EXERCISE AIM -> Exactly reproduce the lines from the line containing "The posterior distribution" to the end of the data below, inclusive, and nothing else.

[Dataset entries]
+++

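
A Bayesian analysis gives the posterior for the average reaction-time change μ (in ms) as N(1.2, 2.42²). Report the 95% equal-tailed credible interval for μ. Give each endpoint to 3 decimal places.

The posterior is symmetric, so the 95% equal-tailed interval is μ = 1.2 ± z·2.42 with z = 1.960.
Half-width: 1.960 × 2.42 = 4.743.
1.2 − 4.743 = -3.543; 1.2 + 4.743 = 5.943.

[-3.543, 5.943]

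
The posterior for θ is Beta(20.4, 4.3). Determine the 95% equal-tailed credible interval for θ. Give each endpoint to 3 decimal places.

[0.657, 0.945]

Posterior: Beta(20.4, 4.3).
Equal-tailed 95% interval: the 0.025 and 0.975 quantiles of Beta(20.4, 4.3).
Posterior mean ≈ 0.826, SD ≈ 0.075; a Normal approximation gives roughly [0.679, 0.973].
Exact: F⁻¹(0.025) = 0.657; F⁻¹(0.975) = 0.945.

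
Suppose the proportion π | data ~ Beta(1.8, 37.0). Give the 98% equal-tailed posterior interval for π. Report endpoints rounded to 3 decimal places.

Posterior: Beta(1.8, 37.0).
Equal-tailed 98% interval: the 0.01 and 0.99 quantiles of Beta(1.8, 37.0).
Posterior mean ≈ 0.046, SD ≈ 0.033; a Normal approximation gives roughly [-0.031, 0.124].
Exact: F⁻¹(0.01) = 0.003; F⁻¹(0.99) = 0.154.

[0.003, 0.154]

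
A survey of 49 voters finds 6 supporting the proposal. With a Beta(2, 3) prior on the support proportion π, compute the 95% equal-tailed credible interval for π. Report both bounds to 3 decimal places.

[0.067, 0.253]

Posterior: Beta(2+6, 3+43) = Beta(8, 46).
Equal-tailed 95% interval: the 0.025 and 0.975 quantiles of Beta(8, 46).
Posterior mean ≈ 0.148, SD ≈ 0.048; a Normal approximation gives roughly [0.054, 0.242].
Exact: F⁻¹(0.025) = 0.067; F⁻¹(0.975) = 0.253.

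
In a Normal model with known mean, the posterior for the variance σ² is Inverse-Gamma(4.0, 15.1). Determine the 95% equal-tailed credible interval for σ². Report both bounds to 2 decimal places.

Inverse-Gamma(4.0, 15.1) quantiles: F⁻¹(0.025) and F⁻¹(0.975).
Equivalently, 1/σ² ~ Gamma(4.0, rate = 15.1); invert its 0.975 and 0.025 quantiles.
Posterior mean ≈ 5.03, SD ≈ 3.56; a Normal approximation gives roughly [-1.94, 12.01].
Exact: lower = 1.72; upper = 13.85.

[1.72, 13.85]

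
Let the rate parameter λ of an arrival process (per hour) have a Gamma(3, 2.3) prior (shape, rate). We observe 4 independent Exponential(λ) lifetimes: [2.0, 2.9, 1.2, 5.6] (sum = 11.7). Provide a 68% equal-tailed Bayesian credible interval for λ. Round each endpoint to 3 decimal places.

[0.316, 0.683]

Posterior: Gamma(3+4, 2.3+11.7) = Gamma(7, 14.0) (shape, rate).
Equal-tailed 68% interval: Gamma(7, 14.0) quantiles at 0.16 and 0.84.
Posterior mean ≈ 0.500, SD ≈ 0.189; a Normal approximation gives roughly [0.312, 0.688].
Exact: lower = 0.316; upper = 0.683.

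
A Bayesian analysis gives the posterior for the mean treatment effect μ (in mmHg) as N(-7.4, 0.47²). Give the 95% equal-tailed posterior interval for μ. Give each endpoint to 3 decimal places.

[-8.321, -6.479]

The posterior is symmetric, so the 95% equal-tailed interval is μ = -7.4 ± z·0.47 with z = 1.960.
Half-width: 1.960 × 0.47 = 0.921.
-7.4 − 0.921 = -8.321; -7.4 + 0.921 = -6.479.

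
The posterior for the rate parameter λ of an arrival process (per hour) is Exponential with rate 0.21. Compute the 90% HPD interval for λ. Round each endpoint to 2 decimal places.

[0.00, 10.96]

The exponential density is strictly decreasing on [0, ∞), so the HPD interval is anchored at 0: [0, q] with P(λ ≤ q) = 0.90.
q = −ln(1 − 0.90) / 0.21 = 2.3026 / 0.21 = 10.96.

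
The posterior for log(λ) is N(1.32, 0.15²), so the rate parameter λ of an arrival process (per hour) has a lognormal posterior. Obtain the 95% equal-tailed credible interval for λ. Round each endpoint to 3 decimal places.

On the log scale the 95% interval is 1.32 ± 1.960 × 0.15 = [1.0260, 1.6140].
Exponentiate: [e^1.0260, e^1.6140] = [2.790, 5.023].

[2.790, 5.023]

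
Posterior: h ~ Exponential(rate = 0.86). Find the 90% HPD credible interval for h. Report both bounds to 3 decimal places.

The exponential density is strictly decreasing on [0, ∞), so the HPD interval is anchored at 0: [0, q] with P(h ≤ q) = 0.90.
q = −ln(1 − 0.90) / 0.86 = 2.3026 / 0.86 = 2.677.

[0.000, 2.677]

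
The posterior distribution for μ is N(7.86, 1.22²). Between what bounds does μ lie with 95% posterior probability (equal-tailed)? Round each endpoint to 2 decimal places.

The posterior is symmetric, so the 95% equal-tailed interval is μ = 7.86 ± z·1.22 with z = 1.960.
Half-width: 1.960 × 1.22 = 2.39.
7.86 − 2.39 = 5.47; 7.86 + 2.39 = 10.25.

[5.47, 10.25]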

+++

TASK OUTPUT ->
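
The posterior distribution for μ is N(7.86, 1.22²). Between what bounds does μ lie with 95% posterior probability (equal-tailed)? Round each endpoint to 2 decimal places.

The posterior is symmetric, so the 95% equal-tailed interval is μ = 7.86 ± z·1.22 with z = 1.960.
Half-width: 1.960 × 1.22 = 2.39.
7.86 − 2.39 = 5.47; 7.86 + 2.39 = 10.25.

[5.47, 10.25]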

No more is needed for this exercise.